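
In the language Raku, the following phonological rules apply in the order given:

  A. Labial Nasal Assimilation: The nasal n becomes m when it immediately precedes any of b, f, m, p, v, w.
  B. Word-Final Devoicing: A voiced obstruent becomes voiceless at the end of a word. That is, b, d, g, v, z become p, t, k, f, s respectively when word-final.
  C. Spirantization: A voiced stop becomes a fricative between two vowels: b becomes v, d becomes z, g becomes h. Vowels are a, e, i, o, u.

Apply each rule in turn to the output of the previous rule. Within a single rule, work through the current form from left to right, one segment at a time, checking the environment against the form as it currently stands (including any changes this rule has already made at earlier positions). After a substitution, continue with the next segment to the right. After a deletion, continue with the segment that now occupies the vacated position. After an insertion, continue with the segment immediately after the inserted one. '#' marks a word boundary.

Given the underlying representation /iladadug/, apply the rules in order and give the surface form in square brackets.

[ilazazuk]

A Labial Nasal Assimilation: no change — [iladadug]
B Word-Final Devoicing: [iladadug] → [iladaduk]
C Spirantization: [iladaduk] → [ilazazuk]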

[ACTION ITEM] Please find, in the entries above, every line where "becomes" occurs, and copy it.

[EXERCISE RESULT]
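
  A. Labial Nasal Assimilation: The nasal n becomes m when it immediately precedes any of b, f, m, p, v, w.
  B. Word-Final Devoicing: A voiced obstruent becomes voiceless at the end of a word. That is, b, d, g, v, z become p, t, k, f, s respectively when word-final.
  C. Spirantization: A voiced stop becomes a fricative between two vowels: b becomes v, d becomes z, g becomes h. Vowels are a, e, i, o, u.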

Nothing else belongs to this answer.